Task directions → Below are entries. Reproduce exactly the lines between the line holding "A Markov chain has 4 states: A, B, C, D." and the line holding "P(D->A) = 4/15, P(D->B)", inclusive, and only those.

Collected data →
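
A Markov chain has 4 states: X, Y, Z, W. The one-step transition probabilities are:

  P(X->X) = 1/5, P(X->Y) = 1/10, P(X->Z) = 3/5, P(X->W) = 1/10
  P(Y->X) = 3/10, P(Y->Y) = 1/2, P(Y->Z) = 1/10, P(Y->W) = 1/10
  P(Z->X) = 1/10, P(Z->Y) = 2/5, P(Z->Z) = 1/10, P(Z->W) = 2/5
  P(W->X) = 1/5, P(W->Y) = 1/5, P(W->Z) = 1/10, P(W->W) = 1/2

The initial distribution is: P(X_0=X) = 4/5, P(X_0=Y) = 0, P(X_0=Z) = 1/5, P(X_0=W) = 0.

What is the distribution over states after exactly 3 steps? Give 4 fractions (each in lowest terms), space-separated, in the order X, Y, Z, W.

Propagating the distribution step by step (d_{t+1} = d_t * P):
d_0 = (X=4/5, Y=0, Z=1/5, W=0)
  d_1[X] = 4/5*1/5 + 0*3/10 + 1/5*1/10 + 0*1/5 = 9/50
  d_1[Y] = 4/5*1/10 + 0*1/2 + 1/5*2/5 + 0*1/5 = 4/25
  d_1[Z] = 4/5*3/5 + 0*1/10 + 1/5*1/10 + 0*1/10 = 1/2
  d_1[W] = 4/5*1/10 + 0*1/10 + 1/5*2/5 + 0*1/2 = 4/25
d_1 = (X=9/50, Y=4/25, Z=1/2, W=4/25)
  d_2[X] = 9/50*1/5 + 4/25*3/10 + 1/2*1/10 + 4/25*1/5 = 83/500
  d_2[Y] = 9/50*1/10 + 4/25*1/2 + 1/2*2/5 + 4/25*1/5 = 33/100
  d_2[Z] = 9/50*3/5 + 4/25*1/10 + 1/2*1/10 + 4/25*1/10 = 19/100
  d_2[W] = 9/50*1/10 + 4/25*1/10 + 1/2*2/5 + 4/25*1/2 = 157/500
d_2 = (X=83/500, Y=33/100, Z=19/100, W=157/500)
  d_3[X] = 83/500*1/5 + 33/100*3/10 + 19/100*1/10 + 157/500*1/5 = 107/500
  d_3[Y] = 83/500*1/10 + 33/100*1/2 + 19/100*2/5 + 157/500*1/5 = 801/2500
  d_3[Z] = 83/500*3/5 + 33/100*1/10 + 19/100*1/10 + 157/500*1/10 = 183/1000
  d_3[W] = 83/500*1/10 + 33/100*1/10 + 19/100*2/5 + 157/500*1/2 = 1413/5000
d_3 = (X=107/500, Y=801/2500, Z=183/1000, W=1413/5000)

Answer: 107/500 801/2500 183/1000 1413/5000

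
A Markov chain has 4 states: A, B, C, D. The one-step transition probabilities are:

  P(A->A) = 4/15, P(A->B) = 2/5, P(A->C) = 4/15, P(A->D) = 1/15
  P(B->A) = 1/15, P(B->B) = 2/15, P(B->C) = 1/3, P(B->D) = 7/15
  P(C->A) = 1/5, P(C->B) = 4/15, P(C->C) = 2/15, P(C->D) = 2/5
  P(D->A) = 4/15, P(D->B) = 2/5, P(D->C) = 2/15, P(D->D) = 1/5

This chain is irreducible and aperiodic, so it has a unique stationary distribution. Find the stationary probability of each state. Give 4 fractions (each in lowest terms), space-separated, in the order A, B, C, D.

Answer: 850/4391 1286/4391 956/4391 1299/4391

Derivation:
The stationary distribution satisfies pi = pi * P, i.e.:
  pi_A = 4/15*pi_A + 1/15*pi_B + 1/5*pi_C + 4/15*pi_D
  pi_B = 2/5*pi_A + 2/15*pi_B + 4/15*pi_C + 2/5*pi_D
  pi_C = 4/15*pi_A + 1/3*pi_B + 2/15*pi_C + 2/15*pi_D
  pi_D = 1/15*pi_A + 7/15*pi_B + 2/5*pi_C + 1/5*pi_D
with normalization: pi_A + pi_B + pi_C + pi_D = 1.

Using the first 3 balance equations plus normalization, the linear system A*pi = b is:
  [-11/15, 1/15, 1/5, 4/15] . pi = 0
  [2/5, -13/15, 4/15, 2/5] . pi = 0
  [4/15, 1/3, -13/15, 2/15] . pi = 0
  [1, 1, 1, 1] . pi = 1

Solving yields:
  pi_A = 850/4391
  pi_B = 1286/4391
  pi_C = 956/4391
  pi_D = 1299/4391

Verification (pi * P):
  850/4391*4/15 + 1286/4391*1/15 + 956/4391*1/5 + 1299/4391*4/15 = 850/4391 = pi_A  (ok)
  850/4391*2/5 + 1286/4391*2/15 + 956/4391*4/15 + 1299/4391*2/5 = 1286/4391 = pi_B  (ok)
  850/4391*4/15 + 1286/4391*1/3 + 956/4391*2/15 + 1299/4391*2/15 = 956/4391 = pi_C  (ok)
  850/4391*1/15 + 1286/4391*7/15 + 956/4391*2/5 + 1299/4391*1/5 = 1299/4391 = pi_D  (ok)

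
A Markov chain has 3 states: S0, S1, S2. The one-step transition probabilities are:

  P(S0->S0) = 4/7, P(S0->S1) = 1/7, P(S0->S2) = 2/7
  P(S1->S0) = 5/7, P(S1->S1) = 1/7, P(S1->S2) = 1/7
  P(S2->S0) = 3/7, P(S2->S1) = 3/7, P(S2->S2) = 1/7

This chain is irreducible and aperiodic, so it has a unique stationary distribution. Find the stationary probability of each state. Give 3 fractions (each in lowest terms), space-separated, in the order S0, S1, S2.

The stationary distribution satisfies pi = pi * P, i.e.:
  pi_S0 = 4/7*pi_S0 + 5/7*pi_S1 + 3/7*pi_S2
  pi_S1 = 1/7*pi_S0 + 1/7*pi_S1 + 3/7*pi_S2
  pi_S2 = 2/7*pi_S0 + 1/7*pi_S1 + 1/7*pi_S2
with normalization: pi_S0 + pi_S1 + pi_S2 = 1.

Using the first 2 balance equations plus normalization, the linear system A*pi = b is:
  [-3/7, 5/7, 3/7] . pi = 0
  [1/7, -6/7, 3/7] . pi = 0
  [1, 1, 1] . pi = 1

Solving yields:
  pi_S0 = 33/58
  pi_S1 = 6/29
  pi_S2 = 13/58

Verification (pi * P):
  33/58*4/7 + 6/29*5/7 + 13/58*3/7 = 33/58 = pi_S0  (ok)
  33/58*1/7 + 6/29*1/7 + 13/58*3/7 = 6/29 = pi_S1  (ok)
  33/58*2/7 + 6/29*1/7 + 13/58*1/7 = 13/58 = pi_S2  (ok)

Answer: 33/58 6/29 13/58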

Your response →
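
A Markov chain has 4 states: A, B, C, D. The one-step transition probabilities are:

  P(A->A) = 4/15, P(A->B) = 2/5, P(A->C) = 4/15, P(A->D) = 1/15
  P(B->A) = 1/15, P(B->B) = 2/15, P(B->C) = 1/3, P(B->D) = 7/15
  P(C->A) = 1/5, P(C->B) = 4/15, P(C->C) = 2/15, P(C->D) = 2/5
  P(D->A) = 4/15, P(D->B) = 2/5, P(D->C) = 2/15, P(D->D) = 1/5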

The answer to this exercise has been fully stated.